### Your assignment
In the entries below, find the lines that contain the word "compressors" and copy them.

START Supplied data

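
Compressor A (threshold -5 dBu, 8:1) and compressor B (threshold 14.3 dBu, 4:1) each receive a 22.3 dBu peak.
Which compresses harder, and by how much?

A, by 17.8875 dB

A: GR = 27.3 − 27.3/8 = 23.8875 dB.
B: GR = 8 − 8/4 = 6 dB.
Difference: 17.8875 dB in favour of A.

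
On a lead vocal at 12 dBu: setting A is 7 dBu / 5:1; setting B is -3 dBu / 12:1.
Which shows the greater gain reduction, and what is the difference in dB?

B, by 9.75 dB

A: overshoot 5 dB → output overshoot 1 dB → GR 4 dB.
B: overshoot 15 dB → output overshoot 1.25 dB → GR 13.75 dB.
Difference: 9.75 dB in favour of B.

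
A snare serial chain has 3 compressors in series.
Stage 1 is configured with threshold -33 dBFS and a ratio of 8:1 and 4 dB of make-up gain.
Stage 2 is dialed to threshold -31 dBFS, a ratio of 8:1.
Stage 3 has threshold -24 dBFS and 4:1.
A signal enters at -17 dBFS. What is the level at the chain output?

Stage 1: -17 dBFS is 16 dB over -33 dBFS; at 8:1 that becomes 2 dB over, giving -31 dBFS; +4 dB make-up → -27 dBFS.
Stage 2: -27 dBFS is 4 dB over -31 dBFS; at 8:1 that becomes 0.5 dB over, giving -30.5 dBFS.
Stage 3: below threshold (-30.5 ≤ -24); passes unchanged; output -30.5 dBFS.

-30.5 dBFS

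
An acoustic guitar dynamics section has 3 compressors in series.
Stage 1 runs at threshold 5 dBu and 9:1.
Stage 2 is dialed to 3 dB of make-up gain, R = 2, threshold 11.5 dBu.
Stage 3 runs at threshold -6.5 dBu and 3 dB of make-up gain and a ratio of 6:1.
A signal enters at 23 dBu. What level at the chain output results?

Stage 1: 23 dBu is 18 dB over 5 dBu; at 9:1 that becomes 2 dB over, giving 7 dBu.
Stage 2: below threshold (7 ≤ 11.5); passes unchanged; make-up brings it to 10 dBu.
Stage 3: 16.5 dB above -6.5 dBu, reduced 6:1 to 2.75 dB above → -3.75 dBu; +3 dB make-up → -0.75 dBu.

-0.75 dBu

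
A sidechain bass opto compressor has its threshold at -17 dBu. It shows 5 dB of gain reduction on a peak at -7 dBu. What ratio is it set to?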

END Supplied data
START Supplied data

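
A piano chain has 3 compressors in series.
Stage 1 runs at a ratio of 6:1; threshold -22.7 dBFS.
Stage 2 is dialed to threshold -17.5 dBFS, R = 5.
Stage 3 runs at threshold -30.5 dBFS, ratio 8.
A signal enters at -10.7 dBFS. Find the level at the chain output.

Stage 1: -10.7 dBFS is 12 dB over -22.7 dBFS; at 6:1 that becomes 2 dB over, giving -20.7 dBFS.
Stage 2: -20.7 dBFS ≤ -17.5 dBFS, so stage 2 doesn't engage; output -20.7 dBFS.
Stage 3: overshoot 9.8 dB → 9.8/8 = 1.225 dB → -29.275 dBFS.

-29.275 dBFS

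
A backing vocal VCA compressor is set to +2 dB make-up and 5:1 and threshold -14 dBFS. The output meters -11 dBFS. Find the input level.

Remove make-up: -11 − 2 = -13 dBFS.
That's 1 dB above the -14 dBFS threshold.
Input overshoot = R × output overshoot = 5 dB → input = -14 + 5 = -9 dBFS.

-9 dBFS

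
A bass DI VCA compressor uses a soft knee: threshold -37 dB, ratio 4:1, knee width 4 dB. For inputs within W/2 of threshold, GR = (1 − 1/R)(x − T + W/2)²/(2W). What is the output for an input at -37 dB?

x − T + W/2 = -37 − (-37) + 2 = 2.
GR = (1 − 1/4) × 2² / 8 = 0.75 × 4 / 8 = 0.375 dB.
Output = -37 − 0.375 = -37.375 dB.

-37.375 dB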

END Supplied data

### Result
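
A snare serial chain has 3 compressors in series.
An acoustic guitar dynamics section has 3 compressors in series.
A piano chain has 3 compressors in series.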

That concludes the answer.